Data for the task Block Start
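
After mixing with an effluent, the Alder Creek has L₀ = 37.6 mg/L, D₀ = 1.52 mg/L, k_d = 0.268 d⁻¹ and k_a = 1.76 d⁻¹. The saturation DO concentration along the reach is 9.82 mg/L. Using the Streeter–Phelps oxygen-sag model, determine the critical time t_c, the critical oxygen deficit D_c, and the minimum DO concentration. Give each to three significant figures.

t_c ≈ 1.09 d; D_c ≈ 4.27 mg/L; min DO ≈ 5.55 mg/L

t_c = [1/(k_a−k_d)] ln[(k_a/k_d)(1 − D₀(k_a−k_d)/(k_d L₀))]
= [1/(1.76−0.268)] ln[(1.76/0.268)(1 − 1.52×1.492/(0.268×37.6))]
= (1/1.492) ln[6.567 × 0.7749] = 0.6702 × ln(5.089) = 0.6702 × 1.627 = 1.091 d.
D_c = (k_d/k_a) L₀ e^(−k_d t_c) = (0.268/1.76) × 37.6 × e^(−0.268×1.091) = 0.1523 × 37.6 × 0.7466 = 4.274 mg/L.
Minimum DO = C_s − D_c = 9.82 − 4.274 = 5.546 mg/L.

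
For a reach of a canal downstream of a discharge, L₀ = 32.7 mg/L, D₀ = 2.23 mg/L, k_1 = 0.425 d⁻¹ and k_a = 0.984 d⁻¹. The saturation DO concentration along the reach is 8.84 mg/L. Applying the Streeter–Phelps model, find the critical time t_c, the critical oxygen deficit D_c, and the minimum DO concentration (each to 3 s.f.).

t_c ≈ 1.33 d; D_c ≈ 8.01 mg/L; min DO ≈ 0.828 mg/L

t_c = [1/(k_a−k_1)] ln[(k_a/k_1)(1 − D₀(k_a−k_1)/(k_1 L₀))]
= [1/(0.984−0.425)] ln[(0.984/0.425)(1 − 2.23×0.5590/(0.425×32.7))]
= (1/0.5590) ln[2.315 × 0.9103] = 1.789 × ln(2.108) = 1.789 × 0.7456 = 1.334 d.
D_c = (k_1/k_a) L₀ e^(−k_1 t_c) = (0.425/0.984) × 32.7 × e^(−0.425×1.334) = 0.4319 × 32.7 × 0.5673 = 8.012 mg/L.
Minimum DO = C_s − D_c = 8.84 − 8.012 = 0.8275 mg/L.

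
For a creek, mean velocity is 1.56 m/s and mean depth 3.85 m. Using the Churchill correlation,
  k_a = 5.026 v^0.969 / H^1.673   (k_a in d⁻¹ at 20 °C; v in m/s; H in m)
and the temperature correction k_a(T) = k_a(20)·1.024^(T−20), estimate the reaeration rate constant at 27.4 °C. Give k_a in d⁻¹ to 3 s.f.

k_a ≈ 0.966 d⁻¹

k_a(20) = 5.026 × 1.56^0.969 / 3.85^1.673 = 5.026 × 1.539 / 9.538 = 0.8107 d⁻¹.
k_a(27.4) = 0.8107 × 1.024^(27.4−20) = 0.8107 × 1.192 = 0.9663 d⁻¹.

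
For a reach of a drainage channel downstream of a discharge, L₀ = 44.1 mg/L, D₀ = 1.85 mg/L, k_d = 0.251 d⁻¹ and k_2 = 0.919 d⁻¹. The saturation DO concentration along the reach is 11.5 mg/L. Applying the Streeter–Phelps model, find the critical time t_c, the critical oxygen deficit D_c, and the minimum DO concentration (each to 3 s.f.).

t_c = [1/(k_2−k_d)] ln[(k_2/k_d)(1 − D₀(k_2−k_d)/(k_d L₀))]
= [1/(0.919−0.251)] ln[(0.919/0.251)(1 − 1.85×0.6680/(0.251×44.1))]
= (1/0.6680) ln[3.661 × 0.8884] = 1.497 × ln(3.253) = 1.497 × 1.179 = 1.766 d.
L(t_c) = L₀ e^(−k_d t_c) = 44.1 × 0.6420 = 28.31 mg/L, and at the critical point k_2 D_c = k_d L, so D_c = (0.251/0.919) × 28.31 = 7.733 mg/L.
Minimum DO = C_s − D_c = 11.5 − 7.733 = 3.767 mg/L.

t_c ≈ 1.77 d; D_c ≈ 7.73 mg/L; min DO ≈ 3.77 mg/L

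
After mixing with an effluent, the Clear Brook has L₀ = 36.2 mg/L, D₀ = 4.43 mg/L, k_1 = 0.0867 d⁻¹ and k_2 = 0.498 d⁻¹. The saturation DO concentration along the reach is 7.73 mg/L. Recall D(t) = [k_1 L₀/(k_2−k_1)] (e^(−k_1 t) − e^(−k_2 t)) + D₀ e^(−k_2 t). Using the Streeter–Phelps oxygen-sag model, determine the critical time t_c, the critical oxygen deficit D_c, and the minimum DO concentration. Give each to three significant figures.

With k_2/k_1 = 5.744 and 1 − D₀(k_2−k_1)/(k_1 L₀) = 0.4195,
t_c = ln(5.744 × 0.4195) / (0.498 − 0.0867) = ln(2.409) / 0.4113 = 0.8794/0.4113 = 2.138 d.
L(t_c) = L₀ e^(−k_1 t_c) = 36.2 × 0.8308 = 30.08 mg/L, and at the critical point k_2 D_c = k_1 L, so D_c = (0.0867/0.498) × 30.08 = 5.236 mg/L.
Minimum DO = C_s − D_c = 7.73 − 5.236 = 2.494 mg/L.

t_c ≈ 2.14 d; D_c ≈ 5.24 mg/L; min DO ≈ 2.49 mg/L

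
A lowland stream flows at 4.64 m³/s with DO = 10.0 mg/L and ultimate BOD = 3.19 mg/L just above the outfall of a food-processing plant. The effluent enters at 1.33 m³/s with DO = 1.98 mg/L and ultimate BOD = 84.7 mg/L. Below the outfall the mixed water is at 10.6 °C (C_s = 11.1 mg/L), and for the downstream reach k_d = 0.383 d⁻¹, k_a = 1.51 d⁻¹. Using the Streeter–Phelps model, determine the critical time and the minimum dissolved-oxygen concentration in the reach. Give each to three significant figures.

t_c ≈ 0.767 d; minimum DO ≈ 7.06 mg/L

Mixed DO = (4.64×10.0 + 1.33×1.98)/(4.64+1.33) = 49.03/5.970 = 8.213 mg/L.
Mixed L₀ = (4.64×3.19 + 1.33×84.7)/(5.970) = 127.5/5.970 = 21.35 mg/L.
Initial deficit D₀ = C_s − DO₀ = 11.1 − 8.213 = 2.887 mg/L.
t_c = (1/1.127) ln[(1.51/0.383)(1 − 2.887×1.127/(0.383×21.35))] = 0.8873 × ln(2.374) = 0.7671 d.
D_c = (0.383/1.51) × 21.35 × e^(−0.383×0.7671) = 0.2536 × 21.35 × 0.7454 = 4.036 mg/L.
Minimum DO = 11.1 − 4.036 = 7.064 mg/L.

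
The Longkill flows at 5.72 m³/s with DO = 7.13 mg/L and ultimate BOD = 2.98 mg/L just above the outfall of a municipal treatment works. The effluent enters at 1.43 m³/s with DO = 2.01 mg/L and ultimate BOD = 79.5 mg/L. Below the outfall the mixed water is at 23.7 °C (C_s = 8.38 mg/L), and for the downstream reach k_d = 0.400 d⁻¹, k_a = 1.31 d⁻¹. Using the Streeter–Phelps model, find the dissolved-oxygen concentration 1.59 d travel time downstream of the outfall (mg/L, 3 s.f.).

DO ≈ 4.84 mg/L

Mixed DO = (5.72×7.13 + 1.43×2.01)/(5.72+1.43) = 43.66/7.150 = 6.106 mg/L.
Mixed L₀ = (5.72×2.98 + 1.43×79.5)/(7.150) = 130.7/7.150 = 18.28 mg/L.
Initial deficit D₀ = C_s − DO₀ = 8.38 − 6.106 = 2.274 mg/L.
D(1.59) = [0.400×18.28/(1.31−0.400)](e^(−0.400×1.59) − e^(−1.31×1.59)) + 2.274 e^(−1.31×1.59)
= 8.037 × (0.5294 − 0.1246) + 2.274 × 0.1246 = 3.537 mg/L.
DO = 8.38 − 3.537 = 4.843 mg/L.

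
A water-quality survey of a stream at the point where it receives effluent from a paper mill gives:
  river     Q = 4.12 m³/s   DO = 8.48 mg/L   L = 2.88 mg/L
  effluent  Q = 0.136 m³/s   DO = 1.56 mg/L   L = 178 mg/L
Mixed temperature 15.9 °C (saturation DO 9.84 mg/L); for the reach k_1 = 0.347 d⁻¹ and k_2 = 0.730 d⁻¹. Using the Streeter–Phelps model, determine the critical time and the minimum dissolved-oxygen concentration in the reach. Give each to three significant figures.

Mixed DO = (4.12×8.48 + 0.136×1.56)/(4.12+0.136) = 35.15/4.256 = 8.259 mg/L.
Mixed L₀ = (4.12×2.88 + 0.136×178)/(4.256) = 36.07/4.256 = 8.476 mg/L.
Initial deficit D₀ = C_s − DO₀ = 9.84 − 8.259 = 1.581 mg/L.
t_c = (1/0.3830) ln[(0.730/0.347)(1 − 1.581×0.3830/(0.347×8.476))] = 2.611 × ln(1.671) = 1.340 d.
D_c = (0.347/0.730) × 8.476 × e^(−0.347×1.340) = 0.4753 × 8.476 × 0.6282 = 2.531 mg/L.
Minimum DO = 9.84 − 2.531 = 7.309 mg/L.

t_c ≈ 1.34 d; minimum DO ≈ 7.31 mg/L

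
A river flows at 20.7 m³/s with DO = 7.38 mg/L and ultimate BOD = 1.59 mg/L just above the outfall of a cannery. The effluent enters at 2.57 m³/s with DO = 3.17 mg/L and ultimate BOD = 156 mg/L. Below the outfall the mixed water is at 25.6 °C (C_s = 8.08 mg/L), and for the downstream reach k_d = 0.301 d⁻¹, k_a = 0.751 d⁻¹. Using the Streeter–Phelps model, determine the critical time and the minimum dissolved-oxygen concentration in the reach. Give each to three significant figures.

t_c ≈ 1.81 d; minimum DO ≈ 3.75 mg/L

Mixed DO = (20.7×7.38 + 2.57×3.17)/(20.7+2.57) = 160.9/23.27 = 6.915 mg/L.
Mixed L₀ = (20.7×1.59 + 2.57×156)/(23.27) = 433.8/23.27 = 18.64 mg/L.
Initial deficit D₀ = C_s − DO₀ = 8.08 − 6.915 = 1.165 mg/L.
t_c = (1/0.4500) ln[(0.751/0.301)(1 − 1.165×0.4500/(0.301×18.64))] = 2.222 × ln(2.262) = 1.814 d.
D_c = (0.301/0.751) × 18.64 × e^(−0.301×1.814) = 0.4008 × 18.64 × 0.5793 = 4.329 mg/L.
Minimum DO = 8.08 − 4.329 = 3.751 mg/L.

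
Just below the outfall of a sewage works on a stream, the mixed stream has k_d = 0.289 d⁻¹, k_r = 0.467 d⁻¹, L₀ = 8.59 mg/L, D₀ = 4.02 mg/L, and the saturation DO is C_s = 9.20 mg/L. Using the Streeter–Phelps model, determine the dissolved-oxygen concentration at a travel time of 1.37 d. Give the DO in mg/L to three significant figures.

k_d L₀/(k_r−k_d) = 0.289×8.59/(0.467−0.289) = 2.483/0.1780 = 13.95 mg/L.
e^(−k_d t) = e^(−0.289×1.370) = 0.6731; e^(−k_r t) = e^(−0.467×1.370) = 0.5274.
D = 13.95 × (0.6731 − 0.5274) + 4.02 × 0.5274 = 2.031 + 2.120 = 4.152 mg/L.
DO = C_s − D = 9.20 − 4.152 = 5.048 mg/L.

DO ≈ 5.05 mg/L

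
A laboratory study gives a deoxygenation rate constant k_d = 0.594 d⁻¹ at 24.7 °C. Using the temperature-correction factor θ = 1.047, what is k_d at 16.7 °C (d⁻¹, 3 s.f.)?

k_d(T₂) = k_d(T₁) · θ^(T₂−T₁) = 0.594 × 1.047^(16.7−24.7)
= 0.594 × 1.047^-8.00 = 0.594 × 0.6925 = 0.4114 d⁻¹.

k_d ≈ 0.411 d⁻¹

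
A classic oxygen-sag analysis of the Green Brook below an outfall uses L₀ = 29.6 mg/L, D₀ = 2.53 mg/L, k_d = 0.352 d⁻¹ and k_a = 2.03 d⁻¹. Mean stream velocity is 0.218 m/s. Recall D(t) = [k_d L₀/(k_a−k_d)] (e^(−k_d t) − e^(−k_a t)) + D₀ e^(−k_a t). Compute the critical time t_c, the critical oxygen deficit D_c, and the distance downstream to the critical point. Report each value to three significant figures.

With k_a/k_d = 5.767 and 1 − D₀(k_a−k_d)/(k_d L₀) = 0.5925,
t_c = ln(5.767 × 0.5925) / (2.03 − 0.352) = ln(3.417) / 1.678 = 1.229/1.678 = 0.7323 d.
D_c = (k_d/k_a) L₀ e^(−k_d t_c) = (0.352/2.03) × 29.6 × e^(−0.352×0.7323) = 0.1734 × 29.6 × 0.7728 = 3.966 mg/L.
x_c = v t_c = 0.218 m/s × 0.7323 d × 86400 s/d = 13790 m ≈ 13.8 km.

t_c ≈ 0.732 d; D_c ≈ 3.97 mg/L; x_c ≈ 13.8 km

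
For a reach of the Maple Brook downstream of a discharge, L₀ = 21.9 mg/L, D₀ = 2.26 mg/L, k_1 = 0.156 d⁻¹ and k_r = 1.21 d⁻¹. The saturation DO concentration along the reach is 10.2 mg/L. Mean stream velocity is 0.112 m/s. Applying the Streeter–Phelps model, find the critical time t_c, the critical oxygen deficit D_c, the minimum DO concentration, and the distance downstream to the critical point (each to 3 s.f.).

At the critical point dD/dt = 0, so k_1 L₀ e^(−k_1 t) = k_r D. Substituting D(t) from the Streeter–Phelps equation and solving for t gives
t_c = ln[(k_r/k_1)(1 − D₀(k_r−k_1)/(k_1 L₀))] / (k_r−k_1).
Here k_r−k_1 = 1.054 d⁻¹ and 1 − D₀(k_r−k_1)/(k_1 L₀) = 1 − 2.26×1.054/(0.156×21.9) = 0.3028, so
t_c = ln(7.756 × 0.3028) / 1.054 = 0.8537 / 1.054 = 0.8100 d.
D_c = (k_1/k_r) L₀ e^(−k_1 t_c) = (0.156/1.21) × 21.9 × e^(−0.156×0.8100) = 0.1289 × 21.9 × 0.8813 = 2.488 mg/L.
Minimum DO = C_s − D_c = 10.2 − 2.488 = 7.712 mg/L.
x_c = v t_c = 0.112 m/s × 0.8100 d × 86400 s/d = 7838 m ≈ 7.84 km.

t_c ≈ 0.810 d; D_c ≈ 2.49 mg/L; min DO ≈ 7.71 mg/L; x_c ≈ 7.84 km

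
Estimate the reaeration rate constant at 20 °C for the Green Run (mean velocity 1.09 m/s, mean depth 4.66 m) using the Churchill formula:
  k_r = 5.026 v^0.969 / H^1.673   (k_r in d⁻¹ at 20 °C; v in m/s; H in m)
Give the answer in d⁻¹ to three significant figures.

k_r = 5.026 × 1.09^0.969 / 4.66^1.673 = 5.026 × 1.087 / 13.13 = 0.4162 d⁻¹.

k_r ≈ 0.416 d⁻¹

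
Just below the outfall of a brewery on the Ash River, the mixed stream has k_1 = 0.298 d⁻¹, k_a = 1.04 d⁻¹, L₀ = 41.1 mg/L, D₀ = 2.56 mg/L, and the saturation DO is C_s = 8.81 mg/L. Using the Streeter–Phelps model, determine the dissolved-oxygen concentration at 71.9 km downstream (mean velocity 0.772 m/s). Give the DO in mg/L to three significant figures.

DO ≈ 1.38 mg/L

Travel time t = x/v = 71.9 km / (0.772 m/s) = 71900 m / 0.772 m/s = 93130 s = 1.078 d.
k_1 L₀/(k_a−k_1) = 0.298×41.1/(1.04−0.298) = 12.25/0.7420 = 16.51 mg/L.
e^(−k_1 t) = e^(−0.298×1.078) = 0.7253; e^(−k_a t) = e^(−1.04×1.078) = 0.3259.
D = 16.51 × (0.7253 − 0.3259) + 2.56 × 0.3259 = 6.591 + 0.8344 = 7.426 mg/L.
DO = C_s − D = 8.81 − 7.426 = 1.384 mg/L.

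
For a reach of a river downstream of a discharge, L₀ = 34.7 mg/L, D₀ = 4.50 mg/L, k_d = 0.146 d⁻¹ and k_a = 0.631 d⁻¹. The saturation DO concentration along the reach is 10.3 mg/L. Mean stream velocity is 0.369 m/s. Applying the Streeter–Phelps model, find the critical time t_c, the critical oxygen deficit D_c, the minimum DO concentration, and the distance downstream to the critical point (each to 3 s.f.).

At the critical point dD/dt = 0, so k_d L₀ e^(−k_d t) = k_a D. Substituting D(t) from the Streeter–Phelps equation and solving for t gives
t_c = ln[(k_a/k_d)(1 − D₀(k_a−k_d)/(k_d L₀))] / (k_a−k_d).
Here k_a−k_d = 0.4850 d⁻¹ and 1 − D₀(k_a−k_d)/(k_d L₀) = 1 − 4.50×0.4850/(0.146×34.7) = 0.5692, so
t_c = ln(4.322 × 0.5692) / 0.4850 = 0.9002 / 0.4850 = 1.856 d.
L(t_c) = L₀ e^(−k_d t_c) = 34.7 × 0.7626 = 26.46 mg/L, and at the critical point k_a D_c = k_d L, so D_c = (0.146/0.631) × 26.46 = 6.123 mg/L.
Minimum DO = C_s − D_c = 10.3 − 6.123 = 4.177 mg/L.
x_c = v t_c = 0.369 m/s × 1.856 d × 86400 s/d = 59170 m ≈ 59.2 km.

t_c ≈ 1.86 d; D_c ≈ 6.12 mg/L; min DO ≈ 4.18 mg/L; x_c ≈ 59.2 km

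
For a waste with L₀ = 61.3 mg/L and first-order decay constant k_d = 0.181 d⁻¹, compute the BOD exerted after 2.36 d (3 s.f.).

y ≈ 21.3 mg/L

y_t = L₀(1 − e^(−k_d t)) = 61.3 × (1 − e^(−0.181×2.36))
= 61.3 × (1 − 0.6524) = 61.3 × 0.3476 = 21.31 mg/L.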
Data for the task Block End
- Task goal -
Scan the listing above and copy all lines containing the word "depth".

- Solution to this exercise -
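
For a creek, mean velocity is 1.56 m/s and mean depth 3.85 m. Using the Churchill correlation,
Estimate the reaeration rate constant at 20 °C for the Green Run (mean velocity 1.09 m/s, mean depth 4.66 m) using the Churchill formula: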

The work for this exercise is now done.